PROVIDED RECORDS
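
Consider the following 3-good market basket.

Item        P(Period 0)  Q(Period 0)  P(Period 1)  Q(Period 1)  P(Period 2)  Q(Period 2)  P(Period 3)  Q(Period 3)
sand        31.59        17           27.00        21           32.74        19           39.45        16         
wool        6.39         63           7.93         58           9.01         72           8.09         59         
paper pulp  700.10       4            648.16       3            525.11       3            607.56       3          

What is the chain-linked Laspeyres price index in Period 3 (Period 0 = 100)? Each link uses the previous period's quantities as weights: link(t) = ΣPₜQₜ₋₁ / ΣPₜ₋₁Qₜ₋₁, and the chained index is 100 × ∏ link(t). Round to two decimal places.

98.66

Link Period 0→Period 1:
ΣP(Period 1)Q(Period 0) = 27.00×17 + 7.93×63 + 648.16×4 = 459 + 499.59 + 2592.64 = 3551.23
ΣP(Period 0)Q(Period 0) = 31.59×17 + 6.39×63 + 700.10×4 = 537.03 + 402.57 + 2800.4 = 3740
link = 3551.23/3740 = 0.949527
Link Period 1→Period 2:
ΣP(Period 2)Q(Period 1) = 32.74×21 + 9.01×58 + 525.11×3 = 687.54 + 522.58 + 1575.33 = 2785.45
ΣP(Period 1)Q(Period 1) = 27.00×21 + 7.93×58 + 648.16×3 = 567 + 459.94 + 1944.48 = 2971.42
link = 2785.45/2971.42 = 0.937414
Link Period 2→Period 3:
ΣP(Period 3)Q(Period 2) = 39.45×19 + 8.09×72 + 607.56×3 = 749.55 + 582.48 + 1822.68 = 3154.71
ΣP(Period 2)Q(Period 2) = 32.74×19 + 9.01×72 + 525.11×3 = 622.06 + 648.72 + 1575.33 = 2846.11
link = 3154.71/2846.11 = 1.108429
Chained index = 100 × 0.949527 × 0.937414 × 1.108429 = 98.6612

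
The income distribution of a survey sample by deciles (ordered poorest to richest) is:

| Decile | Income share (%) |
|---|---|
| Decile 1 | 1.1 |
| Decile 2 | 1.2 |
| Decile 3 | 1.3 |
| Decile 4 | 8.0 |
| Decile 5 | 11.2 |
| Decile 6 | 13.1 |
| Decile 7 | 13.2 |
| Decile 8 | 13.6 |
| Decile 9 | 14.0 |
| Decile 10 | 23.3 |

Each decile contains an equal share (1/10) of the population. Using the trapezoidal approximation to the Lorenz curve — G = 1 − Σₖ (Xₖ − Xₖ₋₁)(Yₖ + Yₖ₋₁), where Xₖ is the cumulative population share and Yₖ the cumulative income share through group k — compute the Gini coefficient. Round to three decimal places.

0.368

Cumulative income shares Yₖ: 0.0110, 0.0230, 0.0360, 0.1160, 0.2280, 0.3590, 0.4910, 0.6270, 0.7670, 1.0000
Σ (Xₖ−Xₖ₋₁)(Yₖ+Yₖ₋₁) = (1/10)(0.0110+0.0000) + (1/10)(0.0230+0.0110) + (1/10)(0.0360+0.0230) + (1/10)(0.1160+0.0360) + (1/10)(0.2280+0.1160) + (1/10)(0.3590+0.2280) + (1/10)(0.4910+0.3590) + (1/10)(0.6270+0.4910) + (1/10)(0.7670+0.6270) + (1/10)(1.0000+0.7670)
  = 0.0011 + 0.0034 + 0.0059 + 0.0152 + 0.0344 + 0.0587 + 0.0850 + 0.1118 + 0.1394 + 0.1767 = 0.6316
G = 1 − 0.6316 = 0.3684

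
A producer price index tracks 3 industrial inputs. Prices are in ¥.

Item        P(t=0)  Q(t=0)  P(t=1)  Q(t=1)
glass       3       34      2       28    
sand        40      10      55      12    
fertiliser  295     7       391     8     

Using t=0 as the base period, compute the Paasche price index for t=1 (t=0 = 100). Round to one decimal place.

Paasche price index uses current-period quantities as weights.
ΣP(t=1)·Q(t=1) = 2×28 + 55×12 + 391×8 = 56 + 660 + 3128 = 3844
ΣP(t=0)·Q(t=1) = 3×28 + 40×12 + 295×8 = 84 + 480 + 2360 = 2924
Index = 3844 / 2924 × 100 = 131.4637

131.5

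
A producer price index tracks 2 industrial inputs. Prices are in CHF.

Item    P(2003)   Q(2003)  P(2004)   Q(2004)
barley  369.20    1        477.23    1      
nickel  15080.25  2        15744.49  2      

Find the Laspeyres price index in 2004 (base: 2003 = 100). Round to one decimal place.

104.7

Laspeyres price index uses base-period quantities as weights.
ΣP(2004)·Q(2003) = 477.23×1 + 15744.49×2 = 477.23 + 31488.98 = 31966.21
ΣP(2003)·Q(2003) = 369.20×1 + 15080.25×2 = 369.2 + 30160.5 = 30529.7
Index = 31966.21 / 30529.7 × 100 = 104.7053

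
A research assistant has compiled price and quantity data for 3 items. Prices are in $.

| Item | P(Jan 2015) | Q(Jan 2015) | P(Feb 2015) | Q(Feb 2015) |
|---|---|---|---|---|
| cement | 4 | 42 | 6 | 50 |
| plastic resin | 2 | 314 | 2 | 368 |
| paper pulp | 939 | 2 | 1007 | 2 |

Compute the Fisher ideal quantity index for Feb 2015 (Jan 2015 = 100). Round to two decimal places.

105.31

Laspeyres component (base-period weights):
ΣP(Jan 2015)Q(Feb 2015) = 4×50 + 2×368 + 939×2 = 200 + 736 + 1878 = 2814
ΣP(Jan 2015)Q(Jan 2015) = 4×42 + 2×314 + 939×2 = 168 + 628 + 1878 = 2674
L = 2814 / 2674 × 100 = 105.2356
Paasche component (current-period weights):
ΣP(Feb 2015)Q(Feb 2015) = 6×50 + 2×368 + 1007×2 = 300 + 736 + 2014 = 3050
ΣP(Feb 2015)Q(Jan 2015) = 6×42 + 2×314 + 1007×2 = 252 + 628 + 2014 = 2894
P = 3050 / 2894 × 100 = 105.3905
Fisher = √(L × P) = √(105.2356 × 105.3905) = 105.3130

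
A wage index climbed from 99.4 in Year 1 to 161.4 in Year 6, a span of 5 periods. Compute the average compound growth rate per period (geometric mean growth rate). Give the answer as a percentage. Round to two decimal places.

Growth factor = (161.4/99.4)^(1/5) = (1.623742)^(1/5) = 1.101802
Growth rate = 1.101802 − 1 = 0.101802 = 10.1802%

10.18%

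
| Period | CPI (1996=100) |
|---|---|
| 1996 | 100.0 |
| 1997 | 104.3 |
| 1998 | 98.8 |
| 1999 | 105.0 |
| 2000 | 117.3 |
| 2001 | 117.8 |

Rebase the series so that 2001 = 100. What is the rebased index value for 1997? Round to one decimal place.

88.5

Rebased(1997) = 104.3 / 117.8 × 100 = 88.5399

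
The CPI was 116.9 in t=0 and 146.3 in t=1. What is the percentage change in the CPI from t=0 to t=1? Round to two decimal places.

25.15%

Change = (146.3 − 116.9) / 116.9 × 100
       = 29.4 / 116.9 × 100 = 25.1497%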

ABOUT THIS EXERCISE
Reproduce the records above exactly, character for character.

RESULT BELOW
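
Consider the following 3-good market basket.

Item        P(Period 0)  Q(Period 0)  P(Period 1)  Q(Period 1)  P(Period 2)  Q(Period 2)  P(Period 3)  Q(Period 3)
sand        31.59        17           27.00        21           32.74        19           39.45        16         
wool        6.39         63           7.93         58           9.01         72           8.09         59         
paper pulp  700.10       4            648.16       3            525.11       3            607.56       3          

What is the chain-linked Laspeyres price index in Period 3 (Period 0 = 100)? Each link uses the previous period's quantities as weights: link(t) = ΣPₜQₜ₋₁ / ΣPₜ₋₁Qₜ₋₁, and the chained index is 100 × ∏ link(t). Round to two decimal places.

98.66

Link Period 0→Period 1:
ΣP(Period 1)Q(Period 0) = 27.00×17 + 7.93×63 + 648.16×4 = 459 + 499.59 + 2592.64 = 3551.23
ΣP(Period 0)Q(Period 0) = 31.59×17 + 6.39×63 + 700.10×4 = 537.03 + 402.57 + 2800.4 = 3740
link = 3551.23/3740 = 0.949527
Link Period 1→Period 2:
ΣP(Period 2)Q(Period 1) = 32.74×21 + 9.01×58 + 525.11×3 = 687.54 + 522.58 + 1575.33 = 2785.45
ΣP(Period 1)Q(Period 1) = 27.00×21 + 7.93×58 + 648.16×3 = 567 + 459.94 + 1944.48 = 2971.42
link = 2785.45/2971.42 = 0.937414
Link Period 2→Period 3:
ΣP(Period 3)Q(Period 2) = 39.45×19 + 8.09×72 + 607.56×3 = 749.55 + 582.48 + 1822.68 = 3154.71
ΣP(Period 2)Q(Period 2) = 32.74×19 + 9.01×72 + 525.11×3 = 622.06 + 648.72 + 1575.33 = 2846.11
link = 3154.71/2846.11 = 1.108429
Chained index = 100 × 0.949527 × 0.937414 × 1.108429 = 98.6612

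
The income distribution of a survey sample by deciles (ordered poorest to richest) is:

| Decile | Income share (%) |
|---|---|
| Decile 1 | 1.1 |
| Decile 2 | 1.2 |
| Decile 3 | 1.3 |
| Decile 4 | 8.0 |
| Decile 5 | 11.2 |
| Decile 6 | 13.1 |
| Decile 7 | 13.2 |
| Decile 8 | 13.6 |
| Decile 9 | 14.0 |
| Decile 10 | 23.3 |

Each decile contains an equal share (1/10) of the population. Using the trapezoidal approximation to the Lorenz curve — G = 1 − Σₖ (Xₖ − Xₖ₋₁)(Yₖ + Yₖ₋₁), where Xₖ is the cumulative population share and Yₖ the cumulative income share through group k — compute the Gini coefficient. Round to three decimal places.

0.368

Cumulative income shares Yₖ: 0.0110, 0.0230, 0.0360, 0.1160, 0.2280, 0.3590, 0.4910, 0.6270, 0.7670, 1.0000
Σ (Xₖ−Xₖ₋₁)(Yₖ+Yₖ₋₁) = (1/10)(0.0110+0.0000) + (1/10)(0.0230+0.0110) + (1/10)(0.0360+0.0230) + (1/10)(0.1160+0.0360) + (1/10)(0.2280+0.1160) + (1/10)(0.3590+0.2280) + (1/10)(0.4910+0.3590) + (1/10)(0.6270+0.4910) + (1/10)(0.7670+0.6270) + (1/10)(1.0000+0.7670)
  = 0.0011 + 0.0034 + 0.0059 + 0.0152 + 0.0344 + 0.0587 + 0.0850 + 0.1118 + 0.1394 + 0.1767 = 0.6316
G = 1 − 0.6316 = 0.3684

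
A producer price index tracks 3 industrial inputs. Prices are in ¥.

Item        P(t=0)  Q(t=0)  P(t=1)  Q(t=1)
glass       3       34      2       28    
sand        40      10      55      12    
fertiliser  295     7       391     8     

Using t=0 as the base period, compute the Paasche price index for t=1 (t=0 = 100). Round to one decimal place.

Paasche price index uses current-period quantities as weights.
ΣP(t=1)·Q(t=1) = 2×28 + 55×12 + 391×8 = 56 + 660 + 3128 = 3844
ΣP(t=0)·Q(t=1) = 3×28 + 40×12 + 295×8 = 84 + 480 + 2360 = 2924
Index = 3844 / 2924 × 100 = 131.4637

131.5

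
A producer price index tracks 2 industrial inputs. Prices are in CHF.

Item    P(2003)   Q(2003)  P(2004)   Q(2004)
barley  369.20    1        477.23    1      
nickel  15080.25  2        15744.49  2      

Find the Laspeyres price index in 2004 (base: 2003 = 100). Round to one decimal place.

104.7

Laspeyres price index uses base-period quantities as weights.
ΣP(2004)·Q(2003) = 477.23×1 + 15744.49×2 = 477.23 + 31488.98 = 31966.21
ΣP(2003)·Q(2003) = 369.20×1 + 15080.25×2 = 369.2 + 30160.5 = 30529.7
Index = 31966.21 / 30529.7 × 100 = 104.7053

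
A research assistant has compiled price and quantity data for 3 items. Prices are in $.

| Item | P(Jan 2015) | Q(Jan 2015) | P(Feb 2015) | Q(Feb 2015) |
|---|---|---|---|---|
| cement | 4 | 42 | 6 | 50 |
| plastic resin | 2 | 314 | 2 | 368 |
| paper pulp | 939 | 2 | 1007 | 2 |

Compute the Fisher ideal quantity index for Feb 2015 (Jan 2015 = 100). Round to two decimal places.

105.31

Laspeyres component (base-period weights):
ΣP(Jan 2015)Q(Feb 2015) = 4×50 + 2×368 + 939×2 = 200 + 736 + 1878 = 2814
ΣP(Jan 2015)Q(Jan 2015) = 4×42 + 2×314 + 939×2 = 168 + 628 + 1878 = 2674
L = 2814 / 2674 × 100 = 105.2356
Paasche component (current-period weights):
ΣP(Feb 2015)Q(Feb 2015) = 6×50 + 2×368 + 1007×2 = 300 + 736 + 2014 = 3050
ΣP(Feb 2015)Q(Jan 2015) = 6×42 + 2×314 + 1007×2 = 252 + 628 + 2014 = 2894
P = 3050 / 2894 × 100 = 105.3905
Fisher = √(L × P) = √(105.2356 × 105.3905) = 105.3130

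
A wage index climbed from 99.4 in Year 1 to 161.4 in Year 6, a span of 5 periods. Compute the average compound growth rate per period (geometric mean growth rate). Give the answer as a percentage. Round to two decimal places.

Growth factor = (161.4/99.4)^(1/5) = (1.623742)^(1/5) = 1.101802
Growth rate = 1.101802 − 1 = 0.101802 = 10.1802%

10.18%

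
| Period | CPI (1996=100) |
|---|---|
| 1996 | 100.0 |
| 1997 | 104.3 |
| 1998 | 98.8 |
| 1999 | 105.0 |
| 2000 | 117.3 |
| 2001 | 117.8 |

Rebase the series so that 2001 = 100. What is the rebased index value for 1997? Round to one decimal place.

88.5

Rebased(1997) = 104.3 / 117.8 × 100 = 88.5399

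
The CPI was 116.9 in t=0 and 146.3 in t=1. What is the percentage change in the CPI from t=0 to t=1? Round to two decimal places.

25.15%

Change = (146.3 − 116.9) / 116.9 × 100
       = 29.4 / 116.9 × 100 = 25.1497%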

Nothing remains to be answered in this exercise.